TASK GOAL:
Only one span of the listing below is wanted: the lines from the one with "You are annotating" through the one with "Define an ORF", reproduced exactly, both ends kept.
SUPPLIED MATERIAL: Begin
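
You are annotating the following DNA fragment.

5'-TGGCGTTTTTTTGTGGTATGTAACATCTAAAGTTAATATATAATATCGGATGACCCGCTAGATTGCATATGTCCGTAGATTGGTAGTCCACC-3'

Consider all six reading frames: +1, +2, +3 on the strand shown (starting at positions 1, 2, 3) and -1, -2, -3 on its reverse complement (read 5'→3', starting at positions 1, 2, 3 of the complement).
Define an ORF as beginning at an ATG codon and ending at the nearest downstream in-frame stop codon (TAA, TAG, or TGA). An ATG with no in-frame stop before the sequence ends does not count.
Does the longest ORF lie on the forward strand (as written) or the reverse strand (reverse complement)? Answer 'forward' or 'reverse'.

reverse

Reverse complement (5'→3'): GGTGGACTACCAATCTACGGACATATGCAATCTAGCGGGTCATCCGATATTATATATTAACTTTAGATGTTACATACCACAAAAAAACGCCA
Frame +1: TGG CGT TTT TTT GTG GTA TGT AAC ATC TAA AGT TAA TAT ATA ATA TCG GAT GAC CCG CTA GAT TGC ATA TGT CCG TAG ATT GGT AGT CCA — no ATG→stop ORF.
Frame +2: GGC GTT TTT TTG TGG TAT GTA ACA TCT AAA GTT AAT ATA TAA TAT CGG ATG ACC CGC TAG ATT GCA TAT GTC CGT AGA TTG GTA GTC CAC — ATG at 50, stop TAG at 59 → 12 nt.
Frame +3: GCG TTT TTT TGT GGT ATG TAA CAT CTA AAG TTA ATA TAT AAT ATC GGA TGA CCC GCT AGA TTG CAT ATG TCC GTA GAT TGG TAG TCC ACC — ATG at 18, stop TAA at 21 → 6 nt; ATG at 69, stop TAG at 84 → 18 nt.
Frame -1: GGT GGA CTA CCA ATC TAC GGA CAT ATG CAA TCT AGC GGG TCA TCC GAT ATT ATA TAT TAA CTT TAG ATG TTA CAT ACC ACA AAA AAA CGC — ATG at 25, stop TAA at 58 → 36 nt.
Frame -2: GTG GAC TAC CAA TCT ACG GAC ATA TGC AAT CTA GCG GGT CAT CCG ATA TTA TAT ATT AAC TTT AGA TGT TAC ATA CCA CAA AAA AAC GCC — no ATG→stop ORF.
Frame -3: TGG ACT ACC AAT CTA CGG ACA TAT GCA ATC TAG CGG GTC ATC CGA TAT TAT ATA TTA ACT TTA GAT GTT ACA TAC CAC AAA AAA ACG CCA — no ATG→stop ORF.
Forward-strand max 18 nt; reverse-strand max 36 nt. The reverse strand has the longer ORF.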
SUPPLIED MATERIAL: End
SUPPLIED MATERIAL: Begin
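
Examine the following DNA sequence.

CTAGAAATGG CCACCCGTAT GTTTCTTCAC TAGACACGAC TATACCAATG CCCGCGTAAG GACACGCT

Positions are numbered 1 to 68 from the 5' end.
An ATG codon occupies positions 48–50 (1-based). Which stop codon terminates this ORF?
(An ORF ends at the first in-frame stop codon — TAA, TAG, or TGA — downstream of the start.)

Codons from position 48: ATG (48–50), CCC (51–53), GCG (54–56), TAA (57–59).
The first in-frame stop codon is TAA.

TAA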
SUPPLIED MATERIAL: End
SOLUTION BELOW:
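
You are annotating the following DNA fragment.

5'-TGGCGTTTTTTTGTGGTATGTAACATCTAAAGTTAATATATAATATCGGATGACCCGCTAGATTGCATATGTCCGTAGATTGGTAGTCCACC-3'

Consider all six reading frames: +1, +2, +3 on the strand shown (starting at positions 1, 2, 3) and -1, -2, -3 on its reverse complement (read 5'→3', starting at positions 1, 2, 3 of the complement).
Define an ORF as beginning at an ATG codon and ending at the nearest downstream in-frame stop codon (TAA, TAG, or TGA). An ATG with no in-frame stop before the sequence ends does not count.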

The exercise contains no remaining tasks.